Stored items:
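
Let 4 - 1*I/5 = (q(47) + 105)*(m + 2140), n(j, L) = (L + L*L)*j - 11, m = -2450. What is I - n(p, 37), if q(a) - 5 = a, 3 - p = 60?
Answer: 323523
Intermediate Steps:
p = -57 (p = 3 - 1*60 = 3 - 60 = -57)
q(a) = 5 + a
n(j, L) = -11 + j*(L + L²) (n(j, L) = (L + L²)*j - 11 = j*(L + L²) - 11 = -11 + j*(L + L²))
I = 243370 (I = 20 - 5*((5 + 47) + 105)*(-2450 + 2140) = 20 - 5*(52 + 105)*(-310) = 20 - 785*(-310) = 20 - 5*(-48670) = 20 + 243350 = 243370)
I - n(p, 37) = 243370 - (-11 + 37*(-57) - 57*37²) = 243370 - (-11 - 2109 - 57*1369) = 243370 - (-11 - 2109 - 78033) = 243370 - 1*(-80153) = 243370 + 80153 = 323523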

▶ [WORK INSTRUCTION]
Output exactly the lines of the records from the first through the one bearing "Answer: 323523", both ends included.

▶ [ANSWER BOX]
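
Let 4 - 1*I/5 = (q(47) + 105)*(m + 2140), n(j, L) = (L + L*L)*j - 11, m = -2450. What is I - n(p, 37), if q(a) - 5 = a, 3 - p = 60?
Answer: 323523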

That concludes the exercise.